Below are several entries. Transcribe exactly those lines that fall from the one with "- As to (f), the agency's" through the one with "Stage 1 — The franchisee", end lines included.

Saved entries
=== Section Start ===

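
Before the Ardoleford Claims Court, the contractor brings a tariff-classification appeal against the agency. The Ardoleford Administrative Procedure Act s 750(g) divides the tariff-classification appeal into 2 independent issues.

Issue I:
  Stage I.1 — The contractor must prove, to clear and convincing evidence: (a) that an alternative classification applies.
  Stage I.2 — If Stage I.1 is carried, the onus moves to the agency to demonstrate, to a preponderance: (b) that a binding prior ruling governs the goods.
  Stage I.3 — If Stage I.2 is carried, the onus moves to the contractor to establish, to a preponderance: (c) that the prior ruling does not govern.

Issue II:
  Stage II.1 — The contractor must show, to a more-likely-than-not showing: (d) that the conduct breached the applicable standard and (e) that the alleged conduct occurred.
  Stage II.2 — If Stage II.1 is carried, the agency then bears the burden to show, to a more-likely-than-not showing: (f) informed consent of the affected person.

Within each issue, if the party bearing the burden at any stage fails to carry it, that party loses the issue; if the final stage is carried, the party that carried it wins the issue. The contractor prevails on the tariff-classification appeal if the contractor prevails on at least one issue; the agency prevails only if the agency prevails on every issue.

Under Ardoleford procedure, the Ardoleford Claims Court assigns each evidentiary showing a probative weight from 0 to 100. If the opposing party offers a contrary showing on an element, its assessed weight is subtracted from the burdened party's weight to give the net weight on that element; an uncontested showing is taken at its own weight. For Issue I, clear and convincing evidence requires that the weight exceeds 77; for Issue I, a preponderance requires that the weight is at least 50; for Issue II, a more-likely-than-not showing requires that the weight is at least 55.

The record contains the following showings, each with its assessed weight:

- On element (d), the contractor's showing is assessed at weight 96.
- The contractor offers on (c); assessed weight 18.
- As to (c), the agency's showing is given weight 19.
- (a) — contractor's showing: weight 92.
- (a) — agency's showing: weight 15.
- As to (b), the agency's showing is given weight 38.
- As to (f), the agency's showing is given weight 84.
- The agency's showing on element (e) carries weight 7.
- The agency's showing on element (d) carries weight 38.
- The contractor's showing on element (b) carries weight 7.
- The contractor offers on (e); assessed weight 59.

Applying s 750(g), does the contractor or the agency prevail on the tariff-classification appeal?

agency

— Issue I —
Stage I.1 — burden on contractor; standard: clear and convincing evidence (weight exceeds 77).
    (a): 92 − 15 = 77 ≤ 77 [not met]
  Not every element is met, so the contractor fails to carry Stage I.1.
The analysis ends at Stage I.1; the agency prevails on this issue.
— Issue II —
Stage II.1 (contractor, a more-likely-than-not showing, weight is at least 55): (d) net 96−38=58 ≥ 55 — meets; (e) net 59−7=52 < 55 — fails.
  Not every element is met, so the contractor fails to carry Stage II.1.
The analysis ends at Stage II.1; the agency prevails on this issue.
Per-issue: Issue I → agency; Issue II → agency. The contractor must prevail on at least one issue; overall, the agency prevails.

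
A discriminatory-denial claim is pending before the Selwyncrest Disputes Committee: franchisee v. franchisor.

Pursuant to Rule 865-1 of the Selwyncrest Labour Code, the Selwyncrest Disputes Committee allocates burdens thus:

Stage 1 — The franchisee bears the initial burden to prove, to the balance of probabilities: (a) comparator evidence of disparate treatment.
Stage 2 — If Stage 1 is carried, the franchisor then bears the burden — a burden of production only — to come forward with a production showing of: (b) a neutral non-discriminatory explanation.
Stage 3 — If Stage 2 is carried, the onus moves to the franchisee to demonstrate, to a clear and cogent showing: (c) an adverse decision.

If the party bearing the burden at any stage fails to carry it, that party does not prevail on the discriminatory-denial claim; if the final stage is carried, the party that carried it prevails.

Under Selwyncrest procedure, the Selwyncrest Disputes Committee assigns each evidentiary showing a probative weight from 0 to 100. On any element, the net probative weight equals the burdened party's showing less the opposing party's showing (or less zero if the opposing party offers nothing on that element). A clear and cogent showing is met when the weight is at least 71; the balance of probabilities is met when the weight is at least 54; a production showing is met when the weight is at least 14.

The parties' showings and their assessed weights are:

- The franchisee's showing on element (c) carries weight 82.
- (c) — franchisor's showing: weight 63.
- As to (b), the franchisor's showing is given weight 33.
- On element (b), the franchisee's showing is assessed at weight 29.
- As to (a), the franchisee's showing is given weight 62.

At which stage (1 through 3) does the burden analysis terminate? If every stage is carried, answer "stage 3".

stage 2

At Stage 1 the franchisee must meet the balance of probabilities (weight is at least 54): on (a) the weight is 62, which does reach 54, so (a) meets the standard.
  Stage 1 is satisfied; the onus moves to the franchisor.
At Stage 2 the franchisor must meet a production showing (weight is at least 14): on (b) the weight is 33 less the opposing 29 gives net 4, < 14, so (b) does not meet the standard.
  Not every element is met, so the franchisor fails to carry Stage 2.
The franchisee prevails.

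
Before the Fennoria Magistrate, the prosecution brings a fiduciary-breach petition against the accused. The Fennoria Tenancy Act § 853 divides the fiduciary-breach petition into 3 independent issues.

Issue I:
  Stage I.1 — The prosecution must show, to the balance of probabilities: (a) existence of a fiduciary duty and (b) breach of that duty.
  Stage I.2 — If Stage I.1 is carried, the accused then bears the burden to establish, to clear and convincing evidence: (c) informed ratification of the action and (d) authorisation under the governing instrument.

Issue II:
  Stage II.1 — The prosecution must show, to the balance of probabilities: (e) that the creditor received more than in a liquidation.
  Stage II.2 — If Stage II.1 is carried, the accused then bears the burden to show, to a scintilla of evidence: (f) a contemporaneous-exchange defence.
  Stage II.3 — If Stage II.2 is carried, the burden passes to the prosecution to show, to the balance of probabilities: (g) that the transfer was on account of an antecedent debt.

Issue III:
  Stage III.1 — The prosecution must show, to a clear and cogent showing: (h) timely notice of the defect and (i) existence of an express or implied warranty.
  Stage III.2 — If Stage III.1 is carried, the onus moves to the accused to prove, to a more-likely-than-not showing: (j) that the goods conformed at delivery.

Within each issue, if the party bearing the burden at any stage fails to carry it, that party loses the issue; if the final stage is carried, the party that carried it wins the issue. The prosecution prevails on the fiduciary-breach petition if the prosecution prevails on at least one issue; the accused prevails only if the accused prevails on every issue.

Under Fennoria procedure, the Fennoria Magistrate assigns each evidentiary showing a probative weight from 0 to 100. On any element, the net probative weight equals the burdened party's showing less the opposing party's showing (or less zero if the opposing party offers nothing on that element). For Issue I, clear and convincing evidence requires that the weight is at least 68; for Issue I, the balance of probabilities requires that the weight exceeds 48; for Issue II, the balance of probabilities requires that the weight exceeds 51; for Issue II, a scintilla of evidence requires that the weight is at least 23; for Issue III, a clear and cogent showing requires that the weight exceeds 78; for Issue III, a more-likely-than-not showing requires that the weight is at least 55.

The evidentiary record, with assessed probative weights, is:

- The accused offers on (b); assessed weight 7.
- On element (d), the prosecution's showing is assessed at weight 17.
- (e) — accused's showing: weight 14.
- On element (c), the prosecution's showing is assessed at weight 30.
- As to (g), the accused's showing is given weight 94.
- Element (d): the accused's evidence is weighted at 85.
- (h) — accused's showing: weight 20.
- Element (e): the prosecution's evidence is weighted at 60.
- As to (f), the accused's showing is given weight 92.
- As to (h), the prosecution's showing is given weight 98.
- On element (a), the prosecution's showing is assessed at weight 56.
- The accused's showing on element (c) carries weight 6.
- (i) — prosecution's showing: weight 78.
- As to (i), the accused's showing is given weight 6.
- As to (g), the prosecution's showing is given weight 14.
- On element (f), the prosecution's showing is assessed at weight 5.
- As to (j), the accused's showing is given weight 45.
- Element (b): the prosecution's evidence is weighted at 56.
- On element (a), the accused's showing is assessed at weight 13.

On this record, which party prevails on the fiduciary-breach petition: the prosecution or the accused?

— Issue I —
At Stage I.1 the prosecution must meet the balance of probabilities (weight exceeds 48): on (a) the weight is 56 less the opposing 13 gives net 43, which does not exceed 48, so (a) does not meet the standard; on (b) the weight is 56 less the opposing 7 gives net 49, > 48, so (b) meets the standard.
  The prosecution does not carry Stage I.1.
The analysis ends at Stage I.1; the accused prevails on this issue.
— Issue II —
At Stage II.1 the prosecution must meet the balance of probabilities (weight exceeds 51): on (e) the weight is 60 less the opposing 14 gives net 46, which does not exceed 51, so (e) does not meet the standard.
  The prosecution does not carry Stage II.1.
The accused prevails on this issue.
— Issue III —
At Stage III.1 the prosecution must meet a clear and cogent showing (weight exceeds 78): on (h) the weight is 98 less the opposing 20 gives net 78, ≤ 78, so (h) does not meet the standard; on (i) the weight is 78 less the opposing 6 gives net 72, ≤ 78, so (i) does not meet the standard.
  Not every element is met, so the prosecution fails to carry Stage III.1.
The analysis ends at Stage III.1; the accused prevails on this issue.
Per-issue: Issue I → accused; Issue II → accused; Issue III → accused. The prosecution must prevail on at least one issue; overall, the accused prevails.

accused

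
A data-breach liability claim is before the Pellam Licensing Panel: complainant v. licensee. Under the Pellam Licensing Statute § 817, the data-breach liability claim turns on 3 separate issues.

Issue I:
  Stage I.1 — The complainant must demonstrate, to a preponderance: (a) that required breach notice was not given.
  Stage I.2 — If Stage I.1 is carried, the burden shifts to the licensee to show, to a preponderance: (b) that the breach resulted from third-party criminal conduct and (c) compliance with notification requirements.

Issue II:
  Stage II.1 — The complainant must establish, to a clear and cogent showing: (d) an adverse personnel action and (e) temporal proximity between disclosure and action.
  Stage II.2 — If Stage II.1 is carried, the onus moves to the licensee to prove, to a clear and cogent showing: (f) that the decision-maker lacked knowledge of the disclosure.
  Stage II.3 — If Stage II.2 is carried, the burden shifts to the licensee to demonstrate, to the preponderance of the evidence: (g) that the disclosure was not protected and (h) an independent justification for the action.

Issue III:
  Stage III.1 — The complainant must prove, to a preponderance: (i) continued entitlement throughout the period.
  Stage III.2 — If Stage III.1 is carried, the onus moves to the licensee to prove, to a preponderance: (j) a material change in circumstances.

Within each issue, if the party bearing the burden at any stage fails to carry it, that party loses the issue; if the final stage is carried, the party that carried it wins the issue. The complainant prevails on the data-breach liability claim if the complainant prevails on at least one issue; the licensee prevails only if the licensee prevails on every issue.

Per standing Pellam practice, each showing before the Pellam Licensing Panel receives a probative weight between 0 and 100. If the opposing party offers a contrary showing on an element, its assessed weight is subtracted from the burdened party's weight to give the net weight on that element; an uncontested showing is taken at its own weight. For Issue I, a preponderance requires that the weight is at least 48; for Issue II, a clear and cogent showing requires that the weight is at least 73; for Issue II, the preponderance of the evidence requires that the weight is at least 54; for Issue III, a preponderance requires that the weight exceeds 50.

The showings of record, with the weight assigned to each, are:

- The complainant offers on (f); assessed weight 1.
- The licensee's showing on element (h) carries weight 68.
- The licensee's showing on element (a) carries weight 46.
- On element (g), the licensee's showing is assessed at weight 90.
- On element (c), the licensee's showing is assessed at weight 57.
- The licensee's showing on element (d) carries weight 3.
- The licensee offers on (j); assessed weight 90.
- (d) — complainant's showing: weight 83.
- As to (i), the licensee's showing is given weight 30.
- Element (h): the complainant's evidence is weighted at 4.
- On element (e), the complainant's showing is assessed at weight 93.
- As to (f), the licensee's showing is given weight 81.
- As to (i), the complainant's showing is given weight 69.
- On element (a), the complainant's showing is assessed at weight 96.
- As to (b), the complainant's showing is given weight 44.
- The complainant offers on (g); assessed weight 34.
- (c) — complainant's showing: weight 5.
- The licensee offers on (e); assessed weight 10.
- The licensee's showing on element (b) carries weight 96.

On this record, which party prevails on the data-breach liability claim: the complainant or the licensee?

— Issue I —
Stage I.1 (complainant, a preponderance, weight is at least 48): (a) net 96−46=50 ≥ 48 — meets.
  Stage I.1 is satisfied; the onus moves to the licensee.
Stage I.2 (licensee, a preponderance, weight is at least 48): (b) net 96−44=52 ≥ 48 — meets; (c) net 57−5=52 ≥ 48 — meets.
  All elements met at the final stage.
All stages carried — the licensee prevails on this issue.
— Issue II —
At Stage II.1 the complainant must meet a clear and cogent showing (weight is at least 73): on (d) the weight is 83 less the opposing 3 gives net 80, ≥ 73, so (d) meets the standard; on (e) the weight is 93 less the opposing 10 gives net 83, which does reach 73, so (e) meets the standard.
  The complainant carries Stage II.1; the licensee now bears the burden.
At Stage II.2 the licensee must meet a clear and cogent showing (weight is at least 73): on (f) the weight is 81 less the opposing 1 gives net 80, which does reach 73, so (f) meets the standard.
  Stage II.2 is satisfied; the licensee continues to bear the burden.
At Stage II.3 the licensee must meet the preponderance of the evidence (weight is at least 54): on (g) the weight is 90 less the opposing 34 gives net 56, which does reach 54, so (g) meets the standard; on (h) the weight is 68 less the opposing 4 gives net 64, which does reach 54, so (h) meets the standard.
  Stage II.3 carried; the final stage is satisfied.
Every stage carried; the licensee prevails on this issue.
— Issue III —
At Stage III.1 the complainant must meet a preponderance (weight exceeds 50): on (i) the weight is 69 less the opposing 30 gives net 39, which does not exceed 50, so (i) does not meet the standard.
  Not every element is met, so the complainant fails to carry Stage III.1.
The licensee prevails on this issue.
Per-issue: Issue I → licensee; Issue II → licensee; Issue III → licensee. The complainant must prevail on at least one issue; overall, the licensee prevails.

licensee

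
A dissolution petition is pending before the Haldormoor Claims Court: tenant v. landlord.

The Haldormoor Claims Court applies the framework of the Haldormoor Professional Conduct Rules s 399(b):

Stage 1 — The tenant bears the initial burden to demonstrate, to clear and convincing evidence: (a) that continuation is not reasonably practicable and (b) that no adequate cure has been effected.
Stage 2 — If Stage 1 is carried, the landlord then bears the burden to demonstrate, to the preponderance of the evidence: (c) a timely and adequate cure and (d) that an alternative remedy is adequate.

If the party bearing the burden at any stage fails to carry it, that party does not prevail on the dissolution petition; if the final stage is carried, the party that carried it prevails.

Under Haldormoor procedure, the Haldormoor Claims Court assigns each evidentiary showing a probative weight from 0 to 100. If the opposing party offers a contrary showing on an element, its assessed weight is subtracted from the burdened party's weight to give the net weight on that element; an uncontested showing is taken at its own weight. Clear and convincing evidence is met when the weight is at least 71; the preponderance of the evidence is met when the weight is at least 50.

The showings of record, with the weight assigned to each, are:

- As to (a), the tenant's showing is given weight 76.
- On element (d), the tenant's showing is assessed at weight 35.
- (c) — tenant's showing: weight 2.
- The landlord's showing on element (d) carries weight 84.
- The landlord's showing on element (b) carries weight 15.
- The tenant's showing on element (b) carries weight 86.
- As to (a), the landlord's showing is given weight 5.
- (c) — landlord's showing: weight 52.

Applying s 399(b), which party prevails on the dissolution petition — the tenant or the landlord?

tenant

Stage 1 — burden on tenant; standard: clear and convincing evidence (weight is at least 71).
    (a): 76 − 5 = 71 ≥ 71 [met]
    (b): 86 − 15 = 71 ≥ 71 [met]
  Stage 1 carried; the burden shifts to the landlord.
Stage 2 — burden on landlord; standard: the preponderance of the evidence (weight is at least 50).
    (c): 52 − 2 = 50 ≥ 50 [met]
    (d): 84 − 35 = 49 < 50 [not met]
  The landlord does not carry Stage 2.
The tenant prevails.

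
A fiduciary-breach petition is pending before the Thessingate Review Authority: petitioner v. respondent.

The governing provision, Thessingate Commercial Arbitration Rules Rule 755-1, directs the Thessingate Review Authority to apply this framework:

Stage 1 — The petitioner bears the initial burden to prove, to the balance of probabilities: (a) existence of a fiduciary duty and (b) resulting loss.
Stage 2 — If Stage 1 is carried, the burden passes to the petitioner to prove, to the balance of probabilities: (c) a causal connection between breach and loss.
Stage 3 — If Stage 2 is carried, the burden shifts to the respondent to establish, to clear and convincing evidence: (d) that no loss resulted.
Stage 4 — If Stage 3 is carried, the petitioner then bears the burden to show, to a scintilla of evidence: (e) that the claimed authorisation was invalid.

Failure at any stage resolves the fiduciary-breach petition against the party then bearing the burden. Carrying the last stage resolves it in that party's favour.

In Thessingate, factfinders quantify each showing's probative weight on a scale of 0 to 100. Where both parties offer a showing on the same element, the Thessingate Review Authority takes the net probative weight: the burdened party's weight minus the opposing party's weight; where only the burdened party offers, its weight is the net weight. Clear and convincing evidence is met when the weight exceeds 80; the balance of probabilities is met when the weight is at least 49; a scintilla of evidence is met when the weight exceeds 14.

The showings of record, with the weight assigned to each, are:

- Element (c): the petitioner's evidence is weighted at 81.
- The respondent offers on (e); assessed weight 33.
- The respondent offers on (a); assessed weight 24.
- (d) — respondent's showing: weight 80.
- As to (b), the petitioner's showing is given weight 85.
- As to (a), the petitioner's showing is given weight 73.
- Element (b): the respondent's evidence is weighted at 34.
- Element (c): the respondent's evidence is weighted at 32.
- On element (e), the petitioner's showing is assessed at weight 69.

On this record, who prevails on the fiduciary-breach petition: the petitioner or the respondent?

petitioner

Stage 1 (petitioner, the balance of probabilities, weight is at least 49): (a) net 73−24=49 ≥ 49 — meets; (b) net 85−34=51 ≥ 49 — meets.
  All elements met. The petitioner retains the burden for Stage 2.
Stage 2 (petitioner, the balance of probabilities, weight is at least 49): (c) net 81−32=49 ≥ 49 — meets.
  All elements met. The burden passes to the respondent.
Stage 3 (respondent, clear and convincing evidence, weight exceeds 80): (d) 80 ≤ 80 — fails.
  Stage 3 not carried; the respondent fails its burden.
The petitioner prevails.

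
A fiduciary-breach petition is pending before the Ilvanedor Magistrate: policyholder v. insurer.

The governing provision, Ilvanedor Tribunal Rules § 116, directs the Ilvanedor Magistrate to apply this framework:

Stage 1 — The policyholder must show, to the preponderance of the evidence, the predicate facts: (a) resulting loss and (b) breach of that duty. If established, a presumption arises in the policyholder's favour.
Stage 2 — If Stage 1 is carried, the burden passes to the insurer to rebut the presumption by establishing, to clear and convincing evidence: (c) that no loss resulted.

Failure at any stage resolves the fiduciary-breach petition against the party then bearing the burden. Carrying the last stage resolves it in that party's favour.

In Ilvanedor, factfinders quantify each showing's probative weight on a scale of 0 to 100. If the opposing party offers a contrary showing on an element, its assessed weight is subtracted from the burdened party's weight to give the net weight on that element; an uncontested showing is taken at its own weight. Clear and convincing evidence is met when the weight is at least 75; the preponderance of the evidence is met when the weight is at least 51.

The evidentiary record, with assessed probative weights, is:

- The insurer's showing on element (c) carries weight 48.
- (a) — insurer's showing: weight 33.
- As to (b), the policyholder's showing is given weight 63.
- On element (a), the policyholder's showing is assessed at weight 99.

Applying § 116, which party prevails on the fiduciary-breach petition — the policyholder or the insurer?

policyholder

Stage 1 (policyholder, the preponderance of the evidence, weight is at least 51): (a) net 99−33=66 ≥ 51 — meets; (b) 63 ≥ 51 — meets.
  Stage 1 is satisfied; the onus moves to the insurer.
Stage 2 (insurer, clear and convincing evidence, weight is at least 75): (c) 48 < 75 — fails.
  The insurer does not carry Stage 2.
The policyholder prevails.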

=== Section End ===

- [Written answer]
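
- As to (f), the agency's showing is given weight 84.
- The agency's showing on element (e) carries weight 7.
- The agency's showing on element (d) carries weight 38.
- The contractor's showing on element (b) carries weight 7.
- The contractor offers on (e); assessed weight 59.

Applying s 750(g), does the contractor or the agency prevail on the tariff-classification appeal?

agency

— Issue I —
Stage I.1 — burden on contractor; standard: clear and convincing evidence (weight exceeds 77).
    (a): 92 − 15 = 77 ≤ 77 [not met]
  Not every element is met, so the contractor fails to carry Stage I.1.
The analysis ends at Stage I.1; the agency prevails on this issue.
— Issue II —
Stage II.1 (contractor, a more-likely-than-not showing, weight is at least 55): (d) net 96−38=58 ≥ 55 — meets; (e) net 59−7=52 < 55 — fails.
  Not every element is met, so the contractor fails to carry Stage II.1.
The analysis ends at Stage II.1; the agency prevails on this issue.
Per-issue: Issue I → agency; Issue II → agency. The contractor must prevail on at least one issue; overall, the agency prevails.

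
A discriminatory-denial claim is pending before the Selwyncrest Disputes Committee: franchisee v. franchisor.

Pursuant to Rule 865-1 of the Selwyncrest Labour Code, the Selwyncrest Disputes Committee allocates burdens thus:

Stage 1 — The franchisee bears the initial burden to prove, to the balance of probabilities: (a) comparator evidence of disparate treatment.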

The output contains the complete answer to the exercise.